TASK DETAILS: Would you repeat each line below precisely as it stands?

Stored data entries:
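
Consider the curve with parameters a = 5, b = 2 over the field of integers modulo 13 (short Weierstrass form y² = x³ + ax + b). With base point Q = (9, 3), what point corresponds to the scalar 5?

(10, 8)

Double-and-add on 5 = (101)₂. Start with Q = (9, 3) for the leading 1-bit.
double: tangent at (9, 3): λ = (3·9² + 5)/(2·3) ≡ 1/6. 6⁻¹ ≡ 11 (mod 13), so λ ≡ 1·11 ≡ 11.
  x = λ² - 9 - 9 = 121 - 18 ≡ 12; y = λ·(9 - 12) - 3 ≡ 3. → (12, 3)
double: tangent at (12, 3): λ = (3·12² + 5)/(2·3) ≡ 8/6. 6⁻¹ ≡ 11 (mod 13) since 6·11 = 66 ≡ 1, so λ ≡ 8·11 ≡ 10.
  x = λ² - 12 - 12 = 100 - 24 ≡ 11; y = λ·(12 - 11) - 3 ≡ 7. → (11, 7)
add Q: (11, 7) + (9, 3). λ = (3 - 7)/(9 - 11) ≡ 9/11 mod 13. 11⁻¹ ≡ 6 (mod 13), so λ ≡ 2.
  x = λ² - 11 - 9 = 4 - 20 ≡ 10; y = λ·(11 - 10) - 7 ≡ 8. → (10, 8)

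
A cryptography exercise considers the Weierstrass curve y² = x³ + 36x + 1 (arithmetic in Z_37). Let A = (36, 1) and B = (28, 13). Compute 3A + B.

O

First 3A:
Repeated addition: build up to 3A.
2A: tangent at (36, 1): λ = (3·36² + 36)/(2·1) ≡ 2/2. 2⁻¹ ≡ 19 (mod 37), so λ ≡ 2·19 ≡ 1.
  x = λ² - 36 - 36 = 1 - 72 ≡ 3; y = λ·(36 - 3) - 1 ≡ 32. → (3, 32)
3A: (3, 32) + (36, 1). λ = (1 - 32)/(36 - 3) ≡ 6/33 mod 37. 33⁻¹ ≡ 9 (mod 37) since 33·9 = 297 ≡ 1, so λ ≡ 17.
  x = λ² - 3 - 36 = 289 - 39 ≡ 28; y = λ·(3 - 28) - 32 ≡ 24. → (28, 24)
3A = (28, 24).
Finally 3A + B:
(28, 24) + (28, 13): same x and y₁ ≡ -y₂, so the sum is 𝒪.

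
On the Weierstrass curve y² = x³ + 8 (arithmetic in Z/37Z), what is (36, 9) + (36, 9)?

tangent at (36, 9): λ = (3·36² + 0)/(2·9) ≡ 3/18. 18⁻¹ ≡ 35 (mod 37), so λ ≡ 3·35 ≡ 31.
  x = λ² - 36 - 36 = 961 - 72 ≡ 1; y = λ·(36 - 1) - 9 ≡ 3. → (1, 3)

(1, 3)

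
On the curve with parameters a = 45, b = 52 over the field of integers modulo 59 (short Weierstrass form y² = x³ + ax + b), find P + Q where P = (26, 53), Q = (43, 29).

(26, 53) + (43, 29). λ = (29 - 53)/(43 - 26) ≡ 35/17 mod 59. 17⁻¹ ≡ 7 (mod 59), so λ ≡ 9.
  x = λ² - 26 - 43 = 81 - 69 ≡ 12; y = λ·(26 - 12) - 53 ≡ 14. → (12, 14)

(12, 14)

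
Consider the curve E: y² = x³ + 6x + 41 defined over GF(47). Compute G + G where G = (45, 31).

tangent at (45, 31): λ = (3·45² + 6)/(2·31) ≡ 18/15. 15⁻¹ ≡ 22 (mod 47) since 15·22 = 330 ≡ 1, so λ ≡ 18·22 ≡ 20.
  x = λ² - 45 - 45 = 400 - 90 ≡ 28; y = λ·(45 - 28) - 31 ≡ 27. → (28, 27)

(28, 27)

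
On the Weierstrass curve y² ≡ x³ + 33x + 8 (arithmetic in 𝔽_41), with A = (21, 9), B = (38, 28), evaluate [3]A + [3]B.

First 3A:
Repeated addition: build up to 3A.
2A: tangent at (21, 9): λ = (3·21² + 33)/(2·9) ≡ 3/18. 18⁻¹ ≡ 16 (mod 41) since 18·16 = 288 ≡ 1, so λ ≡ 3·16 ≡ 7.
  x = λ² - 21 - 21 = 49 - 42 ≡ 7; y = λ·(21 - 7) - 9 ≡ 7. → (7, 7)
3A: (7, 7) + (21, 9). λ = (9 - 7)/(21 - 7) ≡ 2/14 mod 41. 14⁻¹ ≡ 3 (mod 41), so λ ≡ 6.
  x = λ² - 7 - 21 = 36 - 28 ≡ 8; y = λ·(7 - 8) - 7 ≡ 28. → (8, 28)
3A = (8, 28).
Next 3B:
Repeated addition: build up to 3B.
2B: tangent at (38, 28): λ = (3·38² + 33)/(2·28) ≡ 19/15. 15⁻¹ ≡ 11 (mod 41), so λ ≡ 19·11 ≡ 4.
  x = λ² - 38 - 38 = 16 - 76 ≡ 22; y = λ·(38 - 22) - 28 ≡ 36. → (22, 36)
3B: (22, 36) + (38, 28). λ = (28 - 36)/(38 - 22) ≡ 33/16 mod 41. 16⁻¹ ≡ 18 (mod 41), so λ ≡ 20.
  x = λ² - 22 - 38 = 400 - 60 ≡ 12; y = λ·(22 - 12) - 36 ≡ 0. → (12, 0)
3B = (12, 0).
Finally 3A + 3B:
(8, 28) + (12, 0). λ = (0 - 28)/(12 - 8) ≡ 13/4 mod 41. 4⁻¹ ≡ 31 (mod 41), so λ ≡ 34.
  x = λ² - 8 - 12 = 1156 - 20 ≡ 29; y = λ·(8 - 29) - 28 ≡ 37. → (29, 37)

(29, 37)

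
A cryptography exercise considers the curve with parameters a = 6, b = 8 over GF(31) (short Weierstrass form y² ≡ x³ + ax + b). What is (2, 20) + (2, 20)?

tangent at (2, 20): λ = (3·2² + 6)/(2·20) ≡ 18/9. 9⁻¹ ≡ 7 (mod 31) since 9·7 = 63 ≡ 1, so λ ≡ 18·7 ≡ 2.
  x = λ² - 2 - 2 = 4 - 4 ≡ 0; y = λ·(2 - 0) - 20 ≡ 15. → (0, 15)

(0, 15)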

EXERCISE ANSWER:
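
Consider the curve with parameters a = 5, b = 2 over the field of integers modulo 13 (short Weierstrass form y² = x³ + ax + b). With base point Q = (9, 3), what point corresponds to the scalar 5?

(10, 8)

Double-and-add on 5 = (101)₂. Start with Q = (9, 3) for the leading 1-bit.
double: tangent at (9, 3): λ = (3·9² + 5)/(2·3) ≡ 1/6. 6⁻¹ ≡ 11 (mod 13), so λ ≡ 1·11 ≡ 11.
  x = λ² - 9 - 9 = 121 - 18 ≡ 12; y = λ·(9 - 12) - 3 ≡ 3. → (12, 3)
double: tangent at (12, 3): λ = (3·12² + 5)/(2·3) ≡ 8/6. 6⁻¹ ≡ 11 (mod 13) since 6·11 = 66 ≡ 1, so λ ≡ 8·11 ≡ 10.
  x = λ² - 12 - 12 = 100 - 24 ≡ 11; y = λ·(12 - 11) - 3 ≡ 7. → (11, 7)
add Q: (11, 7) + (9, 3). λ = (3 - 7)/(9 - 11) ≡ 9/11 mod 13. 11⁻¹ ≡ 6 (mod 13), so λ ≡ 2.
  x = λ² - 11 - 9 = 4 - 20 ≡ 10; y = λ·(11 - 10) - 7 ≡ 8. → (10, 8)

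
A cryptography exercise considers the Weierstrass curve y² = x³ + 36x + 1 (arithmetic in Z_37). Let A = (36, 1) and B = (28, 13). Compute 3A + B.

O

First 3A:
Repeated addition: build up to 3A.
2A: tangent at (36, 1): λ = (3·36² + 36)/(2·1) ≡ 2/2. 2⁻¹ ≡ 19 (mod 37), so λ ≡ 2·19 ≡ 1.
  x = λ² - 36 - 36 = 1 - 72 ≡ 3; y = λ·(36 - 3) - 1 ≡ 32. → (3, 32)
3A: (3, 32) + (36, 1). λ = (1 - 32)/(36 - 3) ≡ 6/33 mod 37. 33⁻¹ ≡ 9 (mod 37) since 33·9 = 297 ≡ 1, so λ ≡ 17.
  x = λ² - 3 - 36 = 289 - 39 ≡ 28; y = λ·(3 - 28) - 32 ≡ 24. → (28, 24)
3A = (28, 24).
Finally 3A + B:
(28, 24) + (28, 13): same x and y₁ ≡ -y₂, so the sum is 𝒪.

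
On the Weierstrass curve y² = x³ + 8 (arithmetic in Z/37Z), what is (36, 9) + (36, 9)?

tangent at (36, 9): λ = (3·36² + 0)/(2·9) ≡ 3/18. 18⁻¹ ≡ 35 (mod 37), so λ ≡ 3·35 ≡ 31.
  x = λ² - 36 - 36 = 961 - 72 ≡ 1; y = λ·(36 - 1) - 9 ≡ 3. → (1, 3)

(1, 3)

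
On the curve with parameters a = 45, b = 52 over the field of integers modulo 59 (short Weierstrass form y² = x³ + ax + b), find P + Q where P = (26, 53), Q = (43, 29).

(26, 53) + (43, 29). λ = (29 - 53)/(43 - 26) ≡ 35/17 mod 59. 17⁻¹ ≡ 7 (mod 59), so λ ≡ 9.
  x = λ² - 26 - 43 = 81 - 69 ≡ 12; y = λ·(26 - 12) - 53 ≡ 14. → (12, 14)

(12, 14)

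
Consider the curve E: y² = x³ + 6x + 41 defined over GF(47). Compute G + G where G = (45, 31).

tangent at (45, 31): λ = (3·45² + 6)/(2·31) ≡ 18/15. 15⁻¹ ≡ 22 (mod 47) since 15·22 = 330 ≡ 1, so λ ≡ 18·22 ≡ 20.
  x = λ² - 45 - 45 = 400 - 90 ≡ 28; y = λ·(45 - 28) - 31 ≡ 27. → (28, 27)

(28, 27)

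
On the Weierstrass curve y² ≡ x³ + 33x + 8 (arithmetic in 𝔽_41), with A = (21, 9), B = (38, 28), evaluate [3]A + [3]B.

First 3A:
Repeated addition: build up to 3A.
2A: tangent at (21, 9): λ = (3·21² + 33)/(2·9) ≡ 3/18. 18⁻¹ ≡ 16 (mod 41) since 18·16 = 288 ≡ 1, so λ ≡ 3·16 ≡ 7.
  x = λ² - 21 - 21 = 49 - 42 ≡ 7; y = λ·(21 - 7) - 9 ≡ 7. → (7, 7)
3A: (7, 7) + (21, 9). λ = (9 - 7)/(21 - 7) ≡ 2/14 mod 41. 14⁻¹ ≡ 3 (mod 41), so λ ≡ 6.
  x = λ² - 7 - 21 = 36 - 28 ≡ 8; y = λ·(7 - 8) - 7 ≡ 28. → (8, 28)
3A = (8, 28).
Next 3B:
Repeated addition: build up to 3B.
2B: tangent at (38, 28): λ = (3·38² + 33)/(2·28) ≡ 19/15. 15⁻¹ ≡ 11 (mod 41), so λ ≡ 19·11 ≡ 4.
  x = λ² - 38 - 38 = 16 - 76 ≡ 22; y = λ·(38 - 22) - 28 ≡ 36. → (22, 36)
3B: (22, 36) + (38, 28). λ = (28 - 36)/(38 - 22) ≡ 33/16 mod 41. 16⁻¹ ≡ 18 (mod 41), so λ ≡ 20.
  x = λ² - 22 - 38 = 400 - 60 ≡ 12; y = λ·(22 - 12) - 36 ≡ 0. → (12, 0)
3B = (12, 0).
Finally 3A + 3B:
(8, 28) + (12, 0). λ = (0 - 28)/(12 - 8) ≡ 13/4 mod 41. 4⁻¹ ≡ 31 (mod 41), so λ ≡ 34.
  x = λ² - 8 - 12 = 1156 - 20 ≡ 29; y = λ·(8 - 29) - 28 ≡ 37. → (29, 37)

(29, 37)

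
A cryptography exercise considers the curve with parameters a = 6, b = 8 over GF(31) (short Weierstrass form y² ≡ x³ + ax + b). What is (2, 20) + (2, 20)?

tangent at (2, 20): λ = (3·2² + 6)/(2·20) ≡ 18/9. 9⁻¹ ≡ 7 (mod 31) since 9·7 = 63 ≡ 1, so λ ≡ 18·7 ≡ 2.
  x = λ² - 2 - 2 = 4 - 4 ≡ 0; y = λ·(2 - 0) - 20 ≡ 15. → (0, 15)

(0, 15)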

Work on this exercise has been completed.